DATASET: Begin
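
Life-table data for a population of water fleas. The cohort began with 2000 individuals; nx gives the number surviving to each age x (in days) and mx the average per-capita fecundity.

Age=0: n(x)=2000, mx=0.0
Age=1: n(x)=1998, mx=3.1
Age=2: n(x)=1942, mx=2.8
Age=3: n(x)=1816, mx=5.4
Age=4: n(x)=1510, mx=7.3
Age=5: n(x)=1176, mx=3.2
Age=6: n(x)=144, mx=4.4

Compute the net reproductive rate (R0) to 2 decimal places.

18.43

lx = nx/n0 = nx/2000: 1, 0.999, 0.971, 0.908, 0.755, 0.588, 0.072
lx·mx by age: 0, 3.0969, 2.7188, 4.9032, 5.5115, 1.8816, 0.3168
R0 = Σ lx·mx = 18.4288 → 18.43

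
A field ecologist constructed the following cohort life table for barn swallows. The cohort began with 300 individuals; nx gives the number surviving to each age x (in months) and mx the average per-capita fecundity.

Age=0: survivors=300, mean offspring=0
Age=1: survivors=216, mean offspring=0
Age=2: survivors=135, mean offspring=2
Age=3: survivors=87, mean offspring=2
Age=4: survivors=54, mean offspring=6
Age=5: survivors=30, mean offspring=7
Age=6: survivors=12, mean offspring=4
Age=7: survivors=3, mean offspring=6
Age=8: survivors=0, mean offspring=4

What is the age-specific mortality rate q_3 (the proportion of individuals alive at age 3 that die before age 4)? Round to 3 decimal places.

lx = nx/n0 = nx/300: 1, 0.72, 0.45, 0.29, 0.18, 0.1, 0.04, 0.01, 0
q_3 = (l_3 − l_4) / l_3 = (0.29 − 0.18) / 0.29
     = 0.11 / 0.29 = 0.37931… → 0.379

0.379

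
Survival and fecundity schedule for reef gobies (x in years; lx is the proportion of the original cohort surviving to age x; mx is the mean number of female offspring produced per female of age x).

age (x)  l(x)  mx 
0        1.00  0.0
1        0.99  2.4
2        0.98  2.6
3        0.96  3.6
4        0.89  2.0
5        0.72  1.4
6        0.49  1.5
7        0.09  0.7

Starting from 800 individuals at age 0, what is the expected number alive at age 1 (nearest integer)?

792

Expected survivors = N0 · l_1 = 800 × 0.99 = 792 → 792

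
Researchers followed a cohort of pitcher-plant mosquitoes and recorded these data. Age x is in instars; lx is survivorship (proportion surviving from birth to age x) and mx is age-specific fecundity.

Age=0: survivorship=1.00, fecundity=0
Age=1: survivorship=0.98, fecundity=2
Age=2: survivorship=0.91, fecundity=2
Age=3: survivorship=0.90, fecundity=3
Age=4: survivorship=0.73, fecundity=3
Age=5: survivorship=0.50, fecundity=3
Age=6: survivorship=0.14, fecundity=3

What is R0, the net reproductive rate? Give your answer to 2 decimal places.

lx·mx by age: 0, 1.96, 1.82, 2.7, 2.19, 1.5, 0.42
R0 = Σ lx·mx = 10.59 → 10.59

10.59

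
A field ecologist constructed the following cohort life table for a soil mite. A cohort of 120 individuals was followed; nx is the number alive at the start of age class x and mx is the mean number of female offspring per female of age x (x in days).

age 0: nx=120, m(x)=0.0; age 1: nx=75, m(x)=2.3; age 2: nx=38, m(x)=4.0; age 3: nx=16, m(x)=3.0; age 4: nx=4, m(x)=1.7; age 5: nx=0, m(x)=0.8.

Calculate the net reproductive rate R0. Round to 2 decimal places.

lx = nx/n0 = nx/120: 1, 0.625, 0.31667…, 0.13333…, 0.03333…, 0
lx·mx by age: 0, 1.4375, 1.266667…, 0.4…, 0.056667…, 0
R0 = Σ lx·mx = 3.160833… → 3.16

3.16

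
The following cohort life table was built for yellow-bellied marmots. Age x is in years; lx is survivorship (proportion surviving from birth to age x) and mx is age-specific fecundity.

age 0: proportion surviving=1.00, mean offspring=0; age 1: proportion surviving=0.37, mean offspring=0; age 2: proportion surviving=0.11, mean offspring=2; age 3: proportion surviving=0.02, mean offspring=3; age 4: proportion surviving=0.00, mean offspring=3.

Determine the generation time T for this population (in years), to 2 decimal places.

lx·mx: 0, 0, 0.22, 0.06, 0 → R0 = 0.28
x·lx·mx: 0, 0, 0.44, 0.18, 0 → Σ = 0.62
T = 0.62 / 0.28 = 2.214286… → 2.21

2.21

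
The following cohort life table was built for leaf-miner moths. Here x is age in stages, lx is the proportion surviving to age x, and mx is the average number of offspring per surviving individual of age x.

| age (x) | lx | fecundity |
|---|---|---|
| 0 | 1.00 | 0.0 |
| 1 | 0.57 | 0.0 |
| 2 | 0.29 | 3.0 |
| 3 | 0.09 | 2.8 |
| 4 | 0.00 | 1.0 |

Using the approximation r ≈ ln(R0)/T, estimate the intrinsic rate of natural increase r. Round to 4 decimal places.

0.0517

R0 = Σ lx·mx = 0 + 0 + 0.87 + 0.252 + 0 = 1.122
Σ x·lx·mx = 2.496; T = 2.496/1.122 = 2.2246…
r ≈ ln(R0)/T = ln(1.122)/2.2246… = 0.051745… → 0.0517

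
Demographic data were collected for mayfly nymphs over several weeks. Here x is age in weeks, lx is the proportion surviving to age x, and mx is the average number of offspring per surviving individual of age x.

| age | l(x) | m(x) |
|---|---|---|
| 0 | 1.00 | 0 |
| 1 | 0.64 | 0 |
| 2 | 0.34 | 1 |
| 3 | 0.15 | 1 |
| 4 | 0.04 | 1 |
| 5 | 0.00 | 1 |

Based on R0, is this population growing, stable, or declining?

declining

R0 = Σ lx·mx = 0 + 0 + 0.34 + 0.15 + 0.04 + 0 = 0.53
R0 < 1, so the population is declining.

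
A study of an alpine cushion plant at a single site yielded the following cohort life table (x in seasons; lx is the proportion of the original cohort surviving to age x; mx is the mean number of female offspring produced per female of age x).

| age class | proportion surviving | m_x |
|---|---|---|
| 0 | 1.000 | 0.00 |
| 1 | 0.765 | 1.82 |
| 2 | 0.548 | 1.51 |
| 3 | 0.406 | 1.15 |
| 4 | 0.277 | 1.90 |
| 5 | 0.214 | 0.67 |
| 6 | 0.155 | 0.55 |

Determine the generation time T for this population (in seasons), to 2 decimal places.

lx·mx: 0, 1.3923, 0.82748, 0.4669, 0.5263, 0.14338, 0.08525 → R0 = 3.44161
x·lx·mx: 0, 1.3923, 1.65496, 1.4007, 2.1052, 0.7169, 0.5115 → Σ = 7.78156
T = 7.78156 / 3.44161 = 2.261023… → 2.26

2.26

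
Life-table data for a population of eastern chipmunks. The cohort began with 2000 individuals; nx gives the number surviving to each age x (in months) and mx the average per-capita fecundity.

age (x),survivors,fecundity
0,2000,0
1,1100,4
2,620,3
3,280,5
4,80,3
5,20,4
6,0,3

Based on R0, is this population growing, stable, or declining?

lx = nx/n0 = nx/2000: 1, 0.55, 0.31, 0.14, 0.04, 0.01, 0
R0 = Σ lx·mx = 0 + 2.2 + 0.93 + 0.7 + 0.12 + 0.04 + 0 = 3.99
R0 > 1, so the population is growing.

growing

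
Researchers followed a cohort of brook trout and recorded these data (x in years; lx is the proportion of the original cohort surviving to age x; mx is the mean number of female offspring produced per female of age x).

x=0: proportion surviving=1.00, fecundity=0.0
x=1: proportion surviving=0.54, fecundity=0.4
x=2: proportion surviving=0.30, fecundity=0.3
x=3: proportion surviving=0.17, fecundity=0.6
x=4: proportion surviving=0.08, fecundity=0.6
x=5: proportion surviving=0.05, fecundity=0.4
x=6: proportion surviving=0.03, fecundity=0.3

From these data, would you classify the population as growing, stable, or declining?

declining

R0 = Σ lx·mx = 0 + 0.216 + 0.09 + 0.102 + 0.048 + 0.02 + 0.009 = 0.485
R0 < 1, so the population is declining.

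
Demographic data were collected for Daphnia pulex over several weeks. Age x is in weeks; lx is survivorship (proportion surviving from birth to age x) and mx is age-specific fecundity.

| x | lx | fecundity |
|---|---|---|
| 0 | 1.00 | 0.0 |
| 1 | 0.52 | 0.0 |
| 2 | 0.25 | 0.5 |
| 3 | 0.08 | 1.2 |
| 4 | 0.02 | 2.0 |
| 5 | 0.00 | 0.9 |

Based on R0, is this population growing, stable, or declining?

declining

R0 = Σ lx·mx = 0 + 0 + 0.125 + 0.096 + 0.04 + 0 = 0.261
R0 < 1, so the population is declining.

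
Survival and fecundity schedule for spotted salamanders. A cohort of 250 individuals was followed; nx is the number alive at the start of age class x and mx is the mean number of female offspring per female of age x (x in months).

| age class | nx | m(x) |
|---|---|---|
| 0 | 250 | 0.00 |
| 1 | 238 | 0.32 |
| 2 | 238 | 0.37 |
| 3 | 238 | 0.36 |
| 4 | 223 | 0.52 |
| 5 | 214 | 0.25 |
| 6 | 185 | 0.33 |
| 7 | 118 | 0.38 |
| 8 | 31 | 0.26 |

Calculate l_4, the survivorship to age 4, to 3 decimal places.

l_4 = n_4/n_0 = 223/250 = 0.892 → 0.892

0.892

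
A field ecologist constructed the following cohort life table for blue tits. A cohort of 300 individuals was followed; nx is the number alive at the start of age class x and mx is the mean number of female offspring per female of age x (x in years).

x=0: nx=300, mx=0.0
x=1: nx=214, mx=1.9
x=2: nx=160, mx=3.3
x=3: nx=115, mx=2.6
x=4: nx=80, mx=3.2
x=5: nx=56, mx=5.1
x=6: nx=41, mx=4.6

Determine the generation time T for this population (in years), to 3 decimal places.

lx = nx/n0 = nx/300: 1, 0.71333…, 0.53333…, 0.38333…, 0.26667…, 0.18667…, 0.13667…
lx·mx: 0, 1.355333…, 1.76…, 0.996667…, 0.853333…, 0.952…, 0.628667… → R0 = 6.546…
x·lx·mx: 0, 1.355333…, 3.52…, 2.99…, 3.413333…, 4.76…, 3.772… → Σ = 19.810667…
T = 19.810667… / 6.546… = 3.026377… → 3.026

3.026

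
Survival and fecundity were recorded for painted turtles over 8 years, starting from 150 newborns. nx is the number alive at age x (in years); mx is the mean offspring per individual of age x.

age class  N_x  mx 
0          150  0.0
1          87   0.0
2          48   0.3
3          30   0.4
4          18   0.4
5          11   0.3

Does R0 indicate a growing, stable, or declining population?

lx = nx/n0 = nx/150: 1, 0.58, 0.32, 0.2, 0.12, 0.07333…
R0 = Σ lx·mx = 0 + 0 + 0.096 + 0.08 + 0.048 + 0.022… = 0.246…
R0 < 1, so the population is declining.

declining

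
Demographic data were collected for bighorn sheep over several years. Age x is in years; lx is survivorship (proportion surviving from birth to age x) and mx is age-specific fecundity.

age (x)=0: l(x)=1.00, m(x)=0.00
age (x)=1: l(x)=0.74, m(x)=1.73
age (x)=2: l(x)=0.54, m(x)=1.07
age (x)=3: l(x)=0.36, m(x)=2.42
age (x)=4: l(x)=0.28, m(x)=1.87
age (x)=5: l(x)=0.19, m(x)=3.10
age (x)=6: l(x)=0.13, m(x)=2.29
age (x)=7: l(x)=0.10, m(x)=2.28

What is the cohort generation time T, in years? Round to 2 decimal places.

3.08

lx·mx: 0, 1.2802, 0.5778, 0.8712, 0.5236, 0.589, 0.2977, 0.228 → R0 = 4.3675
x·lx·mx: 0, 1.2802, 1.1556, 2.6136, 2.0944, 2.945, 1.7862, 1.596 → Σ = 13.471
T = 13.471 / 4.3675 = 3.084373… → 3.08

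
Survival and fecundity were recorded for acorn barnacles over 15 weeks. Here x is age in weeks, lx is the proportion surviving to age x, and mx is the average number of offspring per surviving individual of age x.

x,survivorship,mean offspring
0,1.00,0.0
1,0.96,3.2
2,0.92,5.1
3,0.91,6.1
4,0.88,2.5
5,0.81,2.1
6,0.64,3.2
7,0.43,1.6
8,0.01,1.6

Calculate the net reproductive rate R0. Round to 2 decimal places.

lx·mx by age: 0, 3.072, 4.692, 5.551, 2.2, 1.701, 2.048, 0.688, 0.016
R0 = Σ lx·mx = 19.968 → 19.97

19.97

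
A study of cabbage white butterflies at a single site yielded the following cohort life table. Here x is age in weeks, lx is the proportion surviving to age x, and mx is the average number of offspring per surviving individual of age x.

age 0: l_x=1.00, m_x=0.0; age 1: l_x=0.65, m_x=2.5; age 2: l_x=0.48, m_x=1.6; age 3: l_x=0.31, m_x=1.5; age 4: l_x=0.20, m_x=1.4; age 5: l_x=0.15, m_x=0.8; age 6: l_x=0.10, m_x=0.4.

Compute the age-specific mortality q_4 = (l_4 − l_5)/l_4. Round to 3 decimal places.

0.250

q_4 = (l_4 − l_5) / l_4 = (0.2 − 0.15) / 0.2
     = 0.05 / 0.2 = 0.25 → 0.250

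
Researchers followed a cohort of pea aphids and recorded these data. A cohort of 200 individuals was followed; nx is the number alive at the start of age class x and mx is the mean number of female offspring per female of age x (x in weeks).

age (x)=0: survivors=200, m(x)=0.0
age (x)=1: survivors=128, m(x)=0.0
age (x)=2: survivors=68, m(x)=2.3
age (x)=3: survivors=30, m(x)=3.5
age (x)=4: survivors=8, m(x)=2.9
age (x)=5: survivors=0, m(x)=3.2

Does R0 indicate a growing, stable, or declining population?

lx = nx/n0 = nx/200: 1, 0.64, 0.34, 0.15, 0.04, 0
R0 = Σ lx·mx = 0 + 0 + 0.782 + 0.525 + 0.116 + 0 = 1.423
R0 > 1, so the population is growing.

growing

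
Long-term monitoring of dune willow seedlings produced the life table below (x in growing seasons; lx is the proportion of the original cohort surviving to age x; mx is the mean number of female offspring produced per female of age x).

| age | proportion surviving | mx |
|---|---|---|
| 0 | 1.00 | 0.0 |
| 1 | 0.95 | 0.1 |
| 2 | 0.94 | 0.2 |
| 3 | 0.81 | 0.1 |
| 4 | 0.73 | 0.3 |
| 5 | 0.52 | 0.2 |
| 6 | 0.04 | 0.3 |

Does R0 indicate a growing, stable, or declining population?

R0 = Σ lx·mx = 0 + 0.095 + 0.188 + 0.081 + 0.219 + 0.104 + 0.012 = 0.699
R0 < 1, so the population is declining.

declining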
DATASET: End
→ WORK INSTRUCTION
Both the line containing "x=2: nx=160, mx=3.3" and the line containing "x=6: nx=41, mx=4.6" belong in the answer. Print them and every line above that falls between them exactly, and no others.

→ SOLUTION TO THIS PROBLEM
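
x=2: nx=160, mx=3.3
x=3: nx=115, mx=2.6
x=4: nx=80, mx=3.2
x=5: nx=56, mx=5.1
x=6: nx=41, mx=4.6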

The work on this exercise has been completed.